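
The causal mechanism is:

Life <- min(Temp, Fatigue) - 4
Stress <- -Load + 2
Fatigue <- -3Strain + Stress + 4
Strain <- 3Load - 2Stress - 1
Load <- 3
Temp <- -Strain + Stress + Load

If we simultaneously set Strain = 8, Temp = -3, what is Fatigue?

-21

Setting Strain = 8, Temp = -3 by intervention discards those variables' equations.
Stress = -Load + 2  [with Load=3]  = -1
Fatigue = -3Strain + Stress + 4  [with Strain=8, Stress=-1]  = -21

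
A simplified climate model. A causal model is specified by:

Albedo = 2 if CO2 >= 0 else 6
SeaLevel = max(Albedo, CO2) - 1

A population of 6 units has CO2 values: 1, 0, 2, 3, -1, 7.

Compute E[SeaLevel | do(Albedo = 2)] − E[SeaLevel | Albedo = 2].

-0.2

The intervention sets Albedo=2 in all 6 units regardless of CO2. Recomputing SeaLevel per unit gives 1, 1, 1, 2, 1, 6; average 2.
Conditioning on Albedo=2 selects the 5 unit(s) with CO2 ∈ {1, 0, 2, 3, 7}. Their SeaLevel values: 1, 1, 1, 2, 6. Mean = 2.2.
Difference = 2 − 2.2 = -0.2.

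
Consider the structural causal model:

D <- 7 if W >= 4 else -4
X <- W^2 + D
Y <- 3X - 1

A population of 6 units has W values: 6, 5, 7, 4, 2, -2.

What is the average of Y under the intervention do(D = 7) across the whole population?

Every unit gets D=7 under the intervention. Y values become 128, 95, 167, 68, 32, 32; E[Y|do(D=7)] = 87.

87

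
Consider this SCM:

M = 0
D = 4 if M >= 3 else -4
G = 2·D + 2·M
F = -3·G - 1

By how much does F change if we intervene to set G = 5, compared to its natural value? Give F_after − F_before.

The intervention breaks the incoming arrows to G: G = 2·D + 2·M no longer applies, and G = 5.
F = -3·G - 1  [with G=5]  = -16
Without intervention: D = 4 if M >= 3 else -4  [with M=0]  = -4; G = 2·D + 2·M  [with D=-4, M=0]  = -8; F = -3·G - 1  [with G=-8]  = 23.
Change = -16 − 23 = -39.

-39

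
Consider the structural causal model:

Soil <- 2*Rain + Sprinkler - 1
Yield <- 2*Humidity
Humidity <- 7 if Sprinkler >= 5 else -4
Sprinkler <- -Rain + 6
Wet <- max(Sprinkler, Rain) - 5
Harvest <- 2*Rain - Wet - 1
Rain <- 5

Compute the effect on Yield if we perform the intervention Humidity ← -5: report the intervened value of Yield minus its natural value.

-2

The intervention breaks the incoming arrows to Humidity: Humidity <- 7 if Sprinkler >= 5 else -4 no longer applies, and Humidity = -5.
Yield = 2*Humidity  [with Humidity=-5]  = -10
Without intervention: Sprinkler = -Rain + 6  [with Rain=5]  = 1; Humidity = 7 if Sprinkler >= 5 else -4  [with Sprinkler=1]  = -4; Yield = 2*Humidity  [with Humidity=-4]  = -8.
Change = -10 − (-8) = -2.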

...

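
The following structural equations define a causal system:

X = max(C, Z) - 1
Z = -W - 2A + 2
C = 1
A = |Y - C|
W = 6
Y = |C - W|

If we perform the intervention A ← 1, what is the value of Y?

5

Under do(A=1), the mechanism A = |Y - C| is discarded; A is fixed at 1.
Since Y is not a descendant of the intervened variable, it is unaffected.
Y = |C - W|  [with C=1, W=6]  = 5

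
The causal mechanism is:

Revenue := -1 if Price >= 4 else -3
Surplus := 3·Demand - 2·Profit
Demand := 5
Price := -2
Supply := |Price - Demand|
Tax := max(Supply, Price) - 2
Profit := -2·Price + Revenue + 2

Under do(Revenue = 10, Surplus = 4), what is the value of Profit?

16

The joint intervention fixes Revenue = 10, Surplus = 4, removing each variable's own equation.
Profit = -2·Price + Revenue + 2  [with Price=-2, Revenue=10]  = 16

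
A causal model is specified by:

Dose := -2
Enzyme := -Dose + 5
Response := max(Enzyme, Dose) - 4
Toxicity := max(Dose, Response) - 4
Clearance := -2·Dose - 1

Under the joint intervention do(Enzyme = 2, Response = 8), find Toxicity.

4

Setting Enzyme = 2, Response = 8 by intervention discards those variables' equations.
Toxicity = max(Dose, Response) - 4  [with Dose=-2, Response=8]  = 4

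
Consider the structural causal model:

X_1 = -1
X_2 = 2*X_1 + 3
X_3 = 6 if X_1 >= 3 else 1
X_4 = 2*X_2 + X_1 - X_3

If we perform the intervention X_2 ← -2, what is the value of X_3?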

Task brief
In the listing above, locate the line containing "A simplified climate" and the line containing "A population of 6 units has CO2", then transcribe both and every line between them verbatim.

Solution for this exercise
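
A simplified climate model. A causal model is specified by:

Albedo = 2 if CO2 >= 0 else 6
SeaLevel = max(Albedo, CO2) - 1

A population of 6 units has CO2 values: 1, 0, 2, 3, -1, 7.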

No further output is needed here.